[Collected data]
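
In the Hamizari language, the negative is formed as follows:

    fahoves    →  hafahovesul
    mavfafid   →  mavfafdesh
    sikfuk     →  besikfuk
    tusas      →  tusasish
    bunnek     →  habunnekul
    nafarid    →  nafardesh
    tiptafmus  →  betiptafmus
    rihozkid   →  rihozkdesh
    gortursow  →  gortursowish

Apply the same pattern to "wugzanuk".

tiptafmus and tusas both end in -s yet inflect differently (betiptafmus, tusasish), so the final letter is not what conditions the rule; the last vowel is.
"wugzanuk" has last vowel 'u'. The stems whose last vowel is 'u' (tiptafmus → betiptafmus, sikfuk → besikfuk) add the prefix be-.
The other patterns: stems whose last vowel is 'i' delete the last vowel and add -esh; stems whose last vowel is 'a' or 'o' add -ish; stems whose last vowel is 'e' add ha- … -ul around the stem.
So wugzanuk → bewugzanuk.

bewugzanuk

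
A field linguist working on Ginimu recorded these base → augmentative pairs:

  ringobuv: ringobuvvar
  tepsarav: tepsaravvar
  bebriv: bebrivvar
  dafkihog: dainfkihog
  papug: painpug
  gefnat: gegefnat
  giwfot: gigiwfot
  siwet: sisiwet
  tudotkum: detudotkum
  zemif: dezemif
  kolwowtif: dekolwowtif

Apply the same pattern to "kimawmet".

ringobuv and papug both have last vowel 'u' yet inflect differently (ringobuvvar, painpug), so the last vowel is not what conditions the rule; the final letter is.
"kimawmet" ends in -t. The stems ending in -t (gefnat → gegefnat, giwfot → gigiwfot, siwet → sisiwet) repeat the first consonant+vowel as a prefix.
So kimawmet → kikimawmet.

kikimawmet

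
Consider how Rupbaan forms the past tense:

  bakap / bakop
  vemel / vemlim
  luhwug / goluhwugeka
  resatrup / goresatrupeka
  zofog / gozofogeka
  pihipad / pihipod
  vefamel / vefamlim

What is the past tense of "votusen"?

votusnim

"votusen" has last vowel 'e'. The stems whose last vowel is 'e' (vefamel → vefamlim, vemel → vemlim) delete the last vowel and add -im.
So votusen → votusnim.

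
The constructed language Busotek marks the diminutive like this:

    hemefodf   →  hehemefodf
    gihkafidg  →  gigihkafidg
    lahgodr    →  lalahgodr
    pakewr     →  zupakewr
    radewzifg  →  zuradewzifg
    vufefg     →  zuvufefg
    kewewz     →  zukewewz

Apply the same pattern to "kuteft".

lahgodr and pakewr both end in -r yet inflect differently (lalahgodr, zupakewr), so the final letter is not what conditions the rule; the second-to-last letter is.
"kuteft" has second-to-last letter 'f'. The stems whose second-to-last letter is 'f' (radewzifg → zuradewzifg, vufefg → zuvufefg) add the prefix zu-.
So kuteft → zukuteft.

zukuteft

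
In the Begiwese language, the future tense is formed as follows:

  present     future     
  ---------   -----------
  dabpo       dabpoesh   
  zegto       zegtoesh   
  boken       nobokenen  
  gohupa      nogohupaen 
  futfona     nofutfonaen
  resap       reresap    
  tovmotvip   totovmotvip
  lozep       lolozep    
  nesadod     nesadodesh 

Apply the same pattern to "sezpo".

"sezpo" ends in -o. The stems ending in -o (zegto → zegtoesh, dabpo → dabpoesh) add -esh.
So sezpo → sezpoesh.

sezpoesh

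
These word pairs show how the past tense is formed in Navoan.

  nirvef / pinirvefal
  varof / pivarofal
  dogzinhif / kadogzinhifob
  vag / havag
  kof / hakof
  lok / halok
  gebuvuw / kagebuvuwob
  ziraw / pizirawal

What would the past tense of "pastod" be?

kof and nirvef both end in -f yet inflect differently (hakof, pinirvefal), so the final letter is not what conditions the rule; the number of vowels is.
"pastod" has 2 vowels. The stems with 2 vowels (nirvef → pinirvefal, varof → pivarofal, ziraw → pizirawal) add pi- … -al around the stem.
So pastod → pipastodal.

pipastodal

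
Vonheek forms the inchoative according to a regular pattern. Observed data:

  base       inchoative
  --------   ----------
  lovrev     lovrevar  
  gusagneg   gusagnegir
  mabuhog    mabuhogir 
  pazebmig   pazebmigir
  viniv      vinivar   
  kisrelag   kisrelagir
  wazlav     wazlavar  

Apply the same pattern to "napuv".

napuvar

gusagneg and lovrev both have last vowel 'e' yet inflect differently (gusagnegir, lovrevar), so the last vowel is not what conditions the rule; the final letter is.
"napuv" ends in -v. The stems ending in -v (lovrev → lovrevar, viniv → vinivar, wazlav → wazlavar) add -ar.
So napuv → napuvar.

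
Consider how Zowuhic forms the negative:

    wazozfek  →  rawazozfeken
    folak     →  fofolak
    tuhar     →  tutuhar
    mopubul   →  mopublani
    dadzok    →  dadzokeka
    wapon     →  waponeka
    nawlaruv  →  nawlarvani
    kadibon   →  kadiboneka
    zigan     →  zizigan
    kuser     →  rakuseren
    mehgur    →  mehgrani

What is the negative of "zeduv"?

zedvani

"zeduv" has last vowel 'u'. The stems whose last vowel is 'u' (nawlaruv → nawlarvani, mopubul → mopublani, mehgur → mehgrani) delete the last vowel and add -ani.
The other patterns: stems whose last vowel is 'o' add -eka; stems whose last vowel is 'e' add ra- … -en around the stem; stems whose last vowel is 'a' repeat the first consonant+vowel as a prefix.
So zeduv → zedvani.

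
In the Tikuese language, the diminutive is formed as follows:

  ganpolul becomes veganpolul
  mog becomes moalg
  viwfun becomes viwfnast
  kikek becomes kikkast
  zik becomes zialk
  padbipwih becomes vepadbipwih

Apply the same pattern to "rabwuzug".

"rabwuzug" has 3 vowels. The stems with 3 vowels (ganpolul → veganpolul, padbipwih → vepadbipwih) add the prefix ve-.
The other patterns: stems with 1 vowel insert -al- after the first vowel; stems with 2 vowels delete the last vowel and add -ast.
So rabwuzug → verabwuzug.

verabwuzug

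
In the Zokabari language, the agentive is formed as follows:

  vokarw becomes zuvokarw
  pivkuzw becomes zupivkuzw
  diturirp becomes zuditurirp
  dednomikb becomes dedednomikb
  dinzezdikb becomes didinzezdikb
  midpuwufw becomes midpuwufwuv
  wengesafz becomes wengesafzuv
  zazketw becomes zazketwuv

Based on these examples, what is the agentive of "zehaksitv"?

zehaksitvuv

vokarw and midpuwufw both end in -w yet inflect differently (zuvokarw, midpuwufwuv), so the final letter is not what conditions the rule; the second-to-last letter is.
"zehaksitv" has second-to-last letter 't'. The one such stem in the data (zazketw → zazketwuv) adds -uv, so the same rule applies.
The other patterns: stems whose second-to-last letter is 'r' or 'z' add the prefix zu-; stems whose second-to-last letter is 'k' repeat the first consonant+vowel as a prefix.
So zehaksitv → zehaksitvuv.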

TO DO: Write out the records above again, keeping each one identical to the original.

REPLY TO THE EXERCISE:
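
In the Hamizari language, the negative is formed as follows:

    fahoves    →  hafahovesul
    mavfafid   →  mavfafdesh
    sikfuk     →  besikfuk
    tusas      →  tusasish
    bunnek     →  habunnekul
    nafarid    →  nafardesh
    tiptafmus  →  betiptafmus
    rihozkid   →  rihozkdesh
    gortursow  →  gortursowish

Apply the same pattern to "wugzanuk".

tiptafmus and tusas both end in -s yet inflect differently (betiptafmus, tusasish), so the final letter is not what conditions the rule; the last vowel is.
"wugzanuk" has last vowel 'u'. The stems whose last vowel is 'u' (tiptafmus → betiptafmus, sikfuk → besikfuk) add the prefix be-.
The other patterns: stems whose last vowel is 'i' delete the last vowel and add -esh; stems whose last vowel is 'a' or 'o' add -ish; stems whose last vowel is 'e' add ha- … -ul around the stem.
So wugzanuk → bewugzanuk.

bewugzanuk

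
A field linguist working on Ginimu recorded these base → augmentative pairs:

  ringobuv: ringobuvvar
  tepsarav: tepsaravvar
  bebriv: bebrivvar
  dafkihog: dainfkihog
  papug: painpug
  gefnat: gegefnat
  giwfot: gigiwfot
  siwet: sisiwet
  tudotkum: detudotkum
  zemif: dezemif
  kolwowtif: dekolwowtif

Apply the same pattern to "kimawmet".

ringobuv and papug both have last vowel 'u' yet inflect differently (ringobuvvar, painpug), so the last vowel is not what conditions the rule; the final letter is.
"kimawmet" ends in -t. The stems ending in -t (gefnat → gegefnat, giwfot → gigiwfot, siwet → sisiwet) repeat the first consonant+vowel as a prefix.
So kimawmet → kikimawmet.

kikimawmet

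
Consider how Rupbaan forms the past tense:

  bakap / bakop
  vemel / vemlim
  luhwug / goluhwugeka
  resatrup / goresatrupeka
  zofog / gozofogeka
  pihipad / pihipod
  vefamel / vefamlim

What is the past tense of "votusen"?

votusnim

"votusen" has last vowel 'e'. The stems whose last vowel is 'e' (vefamel → vefamlim, vemel → vemlim) delete the last vowel and add -im.
So votusen → votusnim.

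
The constructed language Busotek marks the diminutive like this:

    hemefodf   →  hehemefodf
    gihkafidg  →  gigihkafidg
    lahgodr    →  lalahgodr
    pakewr     →  zupakewr
    radewzifg  →  zuradewzifg
    vufefg     →  zuvufefg
    kewewz     →  zukewewz

Apply the same pattern to "kuteft".

lahgodr and pakewr both end in -r yet inflect differently (lalahgodr, zupakewr), so the final letter is not what conditions the rule; the second-to-last letter is.
"kuteft" has second-to-last letter 'f'. The stems whose second-to-last letter is 'f' (radewzifg → zuradewzifg, vufefg → zuvufefg) add the prefix zu-.
So kuteft → zukuteft.

zukuteft

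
In the Begiwese language, the future tense is formed as follows:

  present     future     
  ---------   -----------
  dabpo       dabpoesh   
  zegto       zegtoesh   
  boken       nobokenen  
  gohupa      nogohupaen 
  futfona     nofutfonaen
  resap       reresap    
  tovmotvip   totovmotvip
  lozep       lolozep    
  nesadod     nesadodesh 

Apply the same pattern to "sezpo".

"sezpo" ends in -o. The stems ending in -o (zegto → zegtoesh, dabpo → dabpoesh) add -esh.
So sezpo → sezpoesh.

sezpoesh

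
These word pairs show how the past tense is formed in Navoan.

  nirvef / pinirvefal
  varof / pivarofal
  dogzinhif / kadogzinhifob
  vag / havag
  kof / hakof
  lok / halok
  gebuvuw / kagebuvuwob
  ziraw / pizirawal

What would the past tense of "pastod" be?

kof and nirvef both end in -f yet inflect differently (hakof, pinirvefal), so the final letter is not what conditions the rule; the number of vowels is.
"pastod" has 2 vowels. The stems with 2 vowels (nirvef → pinirvefal, varof → pivarofal, ziraw → pizirawal) add pi- … -al around the stem.
So pastod → pipastodal.

pipastodal

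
Vonheek forms the inchoative according to a regular pattern. Observed data:

  base       inchoative
  --------   ----------
  lovrev     lovrevar  
  gusagneg   gusagnegir
  mabuhog    mabuhogir 
  pazebmig   pazebmigir
  viniv      vinivar   
  kisrelag   kisrelagir
  wazlav     wazlavar  

Apply the same pattern to "napuv".

napuvar

gusagneg and lovrev both have last vowel 'e' yet inflect differently (gusagnegir, lovrevar), so the last vowel is not what conditions the rule; the final letter is.
"napuv" ends in -v. The stems ending in -v (lovrev → lovrevar, viniv → vinivar, wazlav → wazlavar) add -ar.
So napuv → napuvar.

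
Consider how Zowuhic forms the negative:

    wazozfek  →  rawazozfeken
    folak     →  fofolak
    tuhar     →  tutuhar
    mopubul   →  mopublani
    dadzok    →  dadzokeka
    wapon     →  waponeka
    nawlaruv  →  nawlarvani
    kadibon   →  kadiboneka
    zigan     →  zizigan
    kuser     →  rakuseren
    mehgur    →  mehgrani

What is the negative of "zeduv"?

zedvani

"zeduv" has last vowel 'u'. The stems whose last vowel is 'u' (nawlaruv → nawlarvani, mopubul → mopublani, mehgur → mehgrani) delete the last vowel and add -ani.
The other patterns: stems whose last vowel is 'o' add -eka; stems whose last vowel is 'e' add ra- … -en around the stem; stems whose last vowel is 'a' repeat the first consonant+vowel as a prefix.
So zeduv → zedvani.

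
In the Tikuese language, the diminutive is formed as follows:

  ganpolul becomes veganpolul
  mog becomes moalg
  viwfun becomes viwfnast
  kikek becomes kikkast
  zik becomes zialk
  padbipwih becomes vepadbipwih

Apply the same pattern to "rabwuzug".

"rabwuzug" has 3 vowels. The stems with 3 vowels (ganpolul → veganpolul, padbipwih → vepadbipwih) add the prefix ve-.
The other patterns: stems with 1 vowel insert -al- after the first vowel; stems with 2 vowels delete the last vowel and add -ast.
So rabwuzug → verabwuzug.

verabwuzug

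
In the Zokabari language, the agentive is formed as follows:

  vokarw becomes zuvokarw
  pivkuzw becomes zupivkuzw
  diturirp becomes zuditurirp
  dednomikb becomes dedednomikb
  dinzezdikb becomes didinzezdikb
  midpuwufw becomes midpuwufwuv
  wengesafz becomes wengesafzuv
  zazketw becomes zazketwuv

Based on these examples, what is the agentive of "zehaksitv"?

zehaksitvuv

vokarw and midpuwufw both end in -w yet inflect differently (zuvokarw, midpuwufwuv), so the final letter is not what conditions the rule; the second-to-last letter is.
"zehaksitv" has second-to-last letter 't'. The one such stem in the data (zazketw → zazketwuv) adds -uv, so the same rule applies.
The other patterns: stems whose second-to-last letter is 'r' or 'z' add the prefix zu-; stems whose second-to-last letter is 'k' repeat the first consonant+vowel as a prefix.
So zehaksitv → zehaksitvuv.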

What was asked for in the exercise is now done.